▶ [Your task]:
In the data below, find the line containing "v3 = (0.44, 0.7621, 0)", then set down that line and every later line up to and including the line containing "set_plane(normal=(0, 0, 1), d=0.3813)", exactly.

(Saved entries)
---*---
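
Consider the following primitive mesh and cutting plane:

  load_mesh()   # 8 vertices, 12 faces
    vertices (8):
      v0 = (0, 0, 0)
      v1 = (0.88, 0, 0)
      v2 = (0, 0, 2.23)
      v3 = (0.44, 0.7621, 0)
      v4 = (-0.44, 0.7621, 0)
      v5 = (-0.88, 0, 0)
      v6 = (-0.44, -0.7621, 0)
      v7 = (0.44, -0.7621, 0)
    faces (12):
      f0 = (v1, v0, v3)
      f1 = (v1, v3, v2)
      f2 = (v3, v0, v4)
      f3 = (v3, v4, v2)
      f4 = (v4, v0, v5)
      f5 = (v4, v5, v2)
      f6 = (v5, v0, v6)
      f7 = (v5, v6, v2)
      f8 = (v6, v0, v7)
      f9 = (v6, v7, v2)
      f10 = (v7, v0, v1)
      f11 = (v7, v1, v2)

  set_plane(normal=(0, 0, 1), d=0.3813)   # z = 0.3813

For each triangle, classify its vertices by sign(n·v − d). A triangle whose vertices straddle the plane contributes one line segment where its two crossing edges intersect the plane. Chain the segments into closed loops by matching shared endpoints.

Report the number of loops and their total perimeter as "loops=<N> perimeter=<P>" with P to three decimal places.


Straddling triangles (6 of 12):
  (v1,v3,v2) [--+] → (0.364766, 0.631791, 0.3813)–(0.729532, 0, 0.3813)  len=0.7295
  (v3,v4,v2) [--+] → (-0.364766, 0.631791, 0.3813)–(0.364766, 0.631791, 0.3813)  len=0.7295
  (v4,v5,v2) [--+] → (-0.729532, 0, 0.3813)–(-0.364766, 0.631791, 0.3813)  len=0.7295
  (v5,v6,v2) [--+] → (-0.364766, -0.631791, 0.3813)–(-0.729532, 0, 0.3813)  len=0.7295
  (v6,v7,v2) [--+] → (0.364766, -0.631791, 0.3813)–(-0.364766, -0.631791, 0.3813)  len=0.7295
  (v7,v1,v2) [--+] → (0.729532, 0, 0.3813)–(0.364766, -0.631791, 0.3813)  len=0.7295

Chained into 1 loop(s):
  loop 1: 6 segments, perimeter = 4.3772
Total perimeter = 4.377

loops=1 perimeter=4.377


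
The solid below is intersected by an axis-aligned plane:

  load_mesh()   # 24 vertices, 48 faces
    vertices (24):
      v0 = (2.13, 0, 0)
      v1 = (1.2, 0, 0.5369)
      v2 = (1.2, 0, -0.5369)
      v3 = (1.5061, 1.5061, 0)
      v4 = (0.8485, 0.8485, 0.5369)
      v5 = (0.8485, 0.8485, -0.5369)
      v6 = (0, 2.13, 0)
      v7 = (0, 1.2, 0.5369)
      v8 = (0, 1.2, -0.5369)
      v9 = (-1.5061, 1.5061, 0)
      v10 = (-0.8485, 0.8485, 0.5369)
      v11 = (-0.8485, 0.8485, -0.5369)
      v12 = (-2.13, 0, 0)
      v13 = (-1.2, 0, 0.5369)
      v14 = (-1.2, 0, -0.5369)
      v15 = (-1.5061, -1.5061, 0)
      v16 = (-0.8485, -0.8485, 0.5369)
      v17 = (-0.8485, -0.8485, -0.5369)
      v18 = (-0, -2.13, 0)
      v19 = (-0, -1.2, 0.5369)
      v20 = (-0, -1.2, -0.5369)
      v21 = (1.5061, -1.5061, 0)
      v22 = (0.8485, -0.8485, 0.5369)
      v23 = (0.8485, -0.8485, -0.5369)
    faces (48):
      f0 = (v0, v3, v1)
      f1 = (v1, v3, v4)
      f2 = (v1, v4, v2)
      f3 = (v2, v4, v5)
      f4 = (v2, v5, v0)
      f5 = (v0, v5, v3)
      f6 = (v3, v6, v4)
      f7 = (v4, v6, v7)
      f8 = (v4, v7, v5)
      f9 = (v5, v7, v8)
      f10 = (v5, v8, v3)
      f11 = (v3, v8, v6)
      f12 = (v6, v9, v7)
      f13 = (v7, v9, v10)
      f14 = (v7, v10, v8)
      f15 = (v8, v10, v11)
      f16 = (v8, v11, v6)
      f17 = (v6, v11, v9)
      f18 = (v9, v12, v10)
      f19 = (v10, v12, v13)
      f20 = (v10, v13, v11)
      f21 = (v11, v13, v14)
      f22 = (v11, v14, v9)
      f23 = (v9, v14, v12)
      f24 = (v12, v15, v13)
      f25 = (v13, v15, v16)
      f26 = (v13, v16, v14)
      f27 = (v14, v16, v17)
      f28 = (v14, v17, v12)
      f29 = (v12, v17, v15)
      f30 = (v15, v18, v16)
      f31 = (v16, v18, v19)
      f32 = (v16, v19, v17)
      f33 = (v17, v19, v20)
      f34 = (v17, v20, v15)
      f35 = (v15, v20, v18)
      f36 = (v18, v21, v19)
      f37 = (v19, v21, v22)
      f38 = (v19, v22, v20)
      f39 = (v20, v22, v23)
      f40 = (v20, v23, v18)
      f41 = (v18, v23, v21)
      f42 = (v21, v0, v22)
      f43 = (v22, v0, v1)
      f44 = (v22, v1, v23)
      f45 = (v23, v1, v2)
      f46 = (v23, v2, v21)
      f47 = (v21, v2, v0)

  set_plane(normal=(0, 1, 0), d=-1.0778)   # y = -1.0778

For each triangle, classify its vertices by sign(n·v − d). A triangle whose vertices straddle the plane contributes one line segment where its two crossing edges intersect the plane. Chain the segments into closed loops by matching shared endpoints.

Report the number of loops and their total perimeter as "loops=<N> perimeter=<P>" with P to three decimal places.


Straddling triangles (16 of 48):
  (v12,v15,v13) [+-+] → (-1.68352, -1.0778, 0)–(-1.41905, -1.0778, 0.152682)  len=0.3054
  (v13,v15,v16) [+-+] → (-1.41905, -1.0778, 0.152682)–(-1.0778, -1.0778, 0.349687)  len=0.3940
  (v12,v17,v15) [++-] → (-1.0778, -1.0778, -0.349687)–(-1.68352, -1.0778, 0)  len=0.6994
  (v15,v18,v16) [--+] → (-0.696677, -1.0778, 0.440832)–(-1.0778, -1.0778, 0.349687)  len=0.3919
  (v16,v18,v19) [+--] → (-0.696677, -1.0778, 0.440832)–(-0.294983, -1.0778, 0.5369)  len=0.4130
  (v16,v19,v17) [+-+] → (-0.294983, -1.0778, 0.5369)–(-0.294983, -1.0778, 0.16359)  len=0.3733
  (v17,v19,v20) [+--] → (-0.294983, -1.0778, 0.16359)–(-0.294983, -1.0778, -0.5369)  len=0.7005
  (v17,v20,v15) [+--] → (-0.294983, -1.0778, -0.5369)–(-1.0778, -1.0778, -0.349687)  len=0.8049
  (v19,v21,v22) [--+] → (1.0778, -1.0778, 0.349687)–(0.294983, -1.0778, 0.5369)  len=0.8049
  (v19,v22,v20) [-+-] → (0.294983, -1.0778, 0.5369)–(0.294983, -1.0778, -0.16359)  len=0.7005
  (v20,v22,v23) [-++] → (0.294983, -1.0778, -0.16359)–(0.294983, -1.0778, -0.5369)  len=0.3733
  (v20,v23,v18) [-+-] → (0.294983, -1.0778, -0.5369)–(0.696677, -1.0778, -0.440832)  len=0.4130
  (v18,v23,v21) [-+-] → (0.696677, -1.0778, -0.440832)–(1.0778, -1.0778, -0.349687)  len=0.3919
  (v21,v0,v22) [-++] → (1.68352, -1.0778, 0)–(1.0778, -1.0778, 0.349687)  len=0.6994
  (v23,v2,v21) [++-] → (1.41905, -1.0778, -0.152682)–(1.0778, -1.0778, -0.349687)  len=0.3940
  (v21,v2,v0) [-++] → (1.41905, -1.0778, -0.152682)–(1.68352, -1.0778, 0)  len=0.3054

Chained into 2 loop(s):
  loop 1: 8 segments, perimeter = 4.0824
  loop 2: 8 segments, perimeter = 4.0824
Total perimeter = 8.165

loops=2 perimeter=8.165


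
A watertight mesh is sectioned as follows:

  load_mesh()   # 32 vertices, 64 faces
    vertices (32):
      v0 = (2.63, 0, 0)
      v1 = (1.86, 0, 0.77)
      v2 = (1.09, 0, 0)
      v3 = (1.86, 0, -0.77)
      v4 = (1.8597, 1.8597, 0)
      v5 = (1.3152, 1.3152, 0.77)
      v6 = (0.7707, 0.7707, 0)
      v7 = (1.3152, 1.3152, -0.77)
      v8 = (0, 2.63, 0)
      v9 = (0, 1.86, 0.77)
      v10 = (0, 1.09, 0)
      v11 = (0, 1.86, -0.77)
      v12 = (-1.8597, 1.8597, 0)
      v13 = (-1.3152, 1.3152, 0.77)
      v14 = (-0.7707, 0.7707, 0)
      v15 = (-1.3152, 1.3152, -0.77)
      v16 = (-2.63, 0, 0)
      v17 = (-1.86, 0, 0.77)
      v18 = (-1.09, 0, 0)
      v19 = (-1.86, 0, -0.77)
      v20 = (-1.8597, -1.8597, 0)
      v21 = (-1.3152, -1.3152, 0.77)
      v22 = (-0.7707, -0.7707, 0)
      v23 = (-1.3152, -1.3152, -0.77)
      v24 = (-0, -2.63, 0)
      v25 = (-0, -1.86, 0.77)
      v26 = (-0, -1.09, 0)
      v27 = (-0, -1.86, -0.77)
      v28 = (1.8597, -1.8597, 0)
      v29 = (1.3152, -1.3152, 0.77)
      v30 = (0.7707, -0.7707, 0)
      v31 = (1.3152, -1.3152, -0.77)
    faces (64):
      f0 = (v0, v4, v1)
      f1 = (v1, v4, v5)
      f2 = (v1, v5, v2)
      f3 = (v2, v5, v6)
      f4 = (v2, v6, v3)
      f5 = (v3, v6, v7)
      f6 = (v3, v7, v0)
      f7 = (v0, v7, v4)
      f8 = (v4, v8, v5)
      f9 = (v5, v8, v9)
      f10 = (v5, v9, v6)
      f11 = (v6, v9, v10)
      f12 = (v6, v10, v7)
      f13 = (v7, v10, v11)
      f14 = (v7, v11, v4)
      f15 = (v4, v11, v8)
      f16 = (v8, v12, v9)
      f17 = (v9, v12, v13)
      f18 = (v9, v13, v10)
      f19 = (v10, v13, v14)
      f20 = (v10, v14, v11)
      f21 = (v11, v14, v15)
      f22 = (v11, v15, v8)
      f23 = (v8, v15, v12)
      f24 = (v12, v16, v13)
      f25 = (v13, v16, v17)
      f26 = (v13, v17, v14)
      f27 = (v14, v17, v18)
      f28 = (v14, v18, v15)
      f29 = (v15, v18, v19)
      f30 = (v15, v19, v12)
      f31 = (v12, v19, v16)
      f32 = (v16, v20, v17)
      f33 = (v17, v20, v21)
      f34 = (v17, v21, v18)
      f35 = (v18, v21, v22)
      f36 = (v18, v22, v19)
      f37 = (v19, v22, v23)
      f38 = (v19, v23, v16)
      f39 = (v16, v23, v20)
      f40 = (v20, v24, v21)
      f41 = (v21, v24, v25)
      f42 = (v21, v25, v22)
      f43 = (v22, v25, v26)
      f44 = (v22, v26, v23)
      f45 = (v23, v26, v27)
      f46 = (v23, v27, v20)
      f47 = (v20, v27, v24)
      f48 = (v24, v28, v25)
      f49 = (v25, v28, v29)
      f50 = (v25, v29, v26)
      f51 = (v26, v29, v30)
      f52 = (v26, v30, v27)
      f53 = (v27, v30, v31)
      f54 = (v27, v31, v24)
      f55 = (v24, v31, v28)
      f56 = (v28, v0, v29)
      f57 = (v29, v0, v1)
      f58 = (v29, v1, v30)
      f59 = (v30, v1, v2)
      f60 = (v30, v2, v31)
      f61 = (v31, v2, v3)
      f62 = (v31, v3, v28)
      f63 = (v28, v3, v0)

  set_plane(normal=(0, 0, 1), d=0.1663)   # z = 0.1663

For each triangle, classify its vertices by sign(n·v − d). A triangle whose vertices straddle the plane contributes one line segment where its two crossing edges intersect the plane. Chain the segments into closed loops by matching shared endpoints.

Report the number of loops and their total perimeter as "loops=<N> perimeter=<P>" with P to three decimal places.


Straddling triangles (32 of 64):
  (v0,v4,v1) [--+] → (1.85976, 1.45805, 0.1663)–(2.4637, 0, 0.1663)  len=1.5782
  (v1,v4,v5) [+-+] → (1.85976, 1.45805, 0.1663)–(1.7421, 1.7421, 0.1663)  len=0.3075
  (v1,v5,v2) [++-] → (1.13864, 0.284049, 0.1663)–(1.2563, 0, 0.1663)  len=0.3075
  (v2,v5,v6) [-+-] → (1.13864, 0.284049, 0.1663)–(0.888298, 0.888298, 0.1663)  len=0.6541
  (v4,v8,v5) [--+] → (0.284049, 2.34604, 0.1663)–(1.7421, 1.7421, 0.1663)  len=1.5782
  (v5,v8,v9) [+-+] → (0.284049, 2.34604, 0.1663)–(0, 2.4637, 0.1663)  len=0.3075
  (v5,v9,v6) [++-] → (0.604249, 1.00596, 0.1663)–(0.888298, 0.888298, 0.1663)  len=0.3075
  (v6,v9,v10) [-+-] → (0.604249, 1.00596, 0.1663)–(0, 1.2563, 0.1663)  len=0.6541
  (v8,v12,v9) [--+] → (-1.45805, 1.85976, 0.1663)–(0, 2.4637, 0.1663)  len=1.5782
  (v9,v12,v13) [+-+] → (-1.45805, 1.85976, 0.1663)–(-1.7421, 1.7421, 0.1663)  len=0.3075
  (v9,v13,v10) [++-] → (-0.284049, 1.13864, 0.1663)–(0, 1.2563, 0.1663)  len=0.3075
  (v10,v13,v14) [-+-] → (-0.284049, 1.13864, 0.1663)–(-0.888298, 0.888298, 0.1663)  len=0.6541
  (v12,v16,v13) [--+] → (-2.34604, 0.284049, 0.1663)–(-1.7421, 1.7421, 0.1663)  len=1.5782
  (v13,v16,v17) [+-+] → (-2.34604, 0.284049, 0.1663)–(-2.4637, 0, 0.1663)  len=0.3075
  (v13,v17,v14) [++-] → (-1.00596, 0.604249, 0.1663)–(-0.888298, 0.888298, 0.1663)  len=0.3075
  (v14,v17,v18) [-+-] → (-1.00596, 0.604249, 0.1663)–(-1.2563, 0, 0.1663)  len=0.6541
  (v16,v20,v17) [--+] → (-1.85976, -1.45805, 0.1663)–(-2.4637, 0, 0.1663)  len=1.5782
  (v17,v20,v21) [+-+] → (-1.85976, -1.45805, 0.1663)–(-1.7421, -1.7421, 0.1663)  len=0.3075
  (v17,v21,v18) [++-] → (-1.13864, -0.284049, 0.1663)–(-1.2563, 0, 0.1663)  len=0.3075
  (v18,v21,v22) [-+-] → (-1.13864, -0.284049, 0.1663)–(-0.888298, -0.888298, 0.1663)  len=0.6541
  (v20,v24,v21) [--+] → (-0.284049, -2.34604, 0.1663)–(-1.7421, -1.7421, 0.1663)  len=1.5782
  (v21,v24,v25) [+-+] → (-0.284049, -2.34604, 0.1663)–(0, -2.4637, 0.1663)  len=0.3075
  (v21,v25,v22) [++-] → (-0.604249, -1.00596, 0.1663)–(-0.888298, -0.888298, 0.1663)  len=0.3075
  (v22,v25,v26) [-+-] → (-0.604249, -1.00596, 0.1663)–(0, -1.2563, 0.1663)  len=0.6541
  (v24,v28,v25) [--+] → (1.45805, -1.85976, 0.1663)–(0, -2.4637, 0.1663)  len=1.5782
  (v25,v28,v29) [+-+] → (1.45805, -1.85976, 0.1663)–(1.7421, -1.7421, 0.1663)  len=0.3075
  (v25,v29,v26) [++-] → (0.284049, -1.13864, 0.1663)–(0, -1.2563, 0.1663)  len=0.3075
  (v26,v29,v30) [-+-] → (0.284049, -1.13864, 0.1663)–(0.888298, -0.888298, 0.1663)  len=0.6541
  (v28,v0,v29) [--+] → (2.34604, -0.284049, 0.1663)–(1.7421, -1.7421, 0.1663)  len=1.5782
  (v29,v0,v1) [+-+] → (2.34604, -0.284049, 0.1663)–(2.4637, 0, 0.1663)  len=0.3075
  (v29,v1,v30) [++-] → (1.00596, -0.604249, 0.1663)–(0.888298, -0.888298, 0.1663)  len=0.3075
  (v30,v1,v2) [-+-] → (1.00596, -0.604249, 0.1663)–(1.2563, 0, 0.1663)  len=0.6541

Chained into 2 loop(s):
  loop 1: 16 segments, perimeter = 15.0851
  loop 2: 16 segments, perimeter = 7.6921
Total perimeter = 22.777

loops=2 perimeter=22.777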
---*---
▶ [Answer below]:
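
      v3 = (0.44, 0.7621, 0)
      v4 = (-0.44, 0.7621, 0)
      v5 = (-0.88, 0, 0)
      v6 = (-0.44, -0.7621, 0)
      v7 = (0.44, -0.7621, 0)
    faces (12):
      f0 = (v1, v0, v3)
      f1 = (v1, v3, v2)
      f2 = (v3, v0, v4)
      f3 = (v3, v4, v2)
      f4 = (v4, v0, v5)
      f5 = (v4, v5, v2)
      f6 = (v5, v0, v6)
      f7 = (v5, v6, v2)
      f8 = (v6, v0, v7)
      f9 = (v6, v7, v2)
      f10 = (v7, v0, v1)
      f11 = (v7, v1, v2)

  set_plane(normal=(0, 0, 1), d=0.3813)   # z = 0.3813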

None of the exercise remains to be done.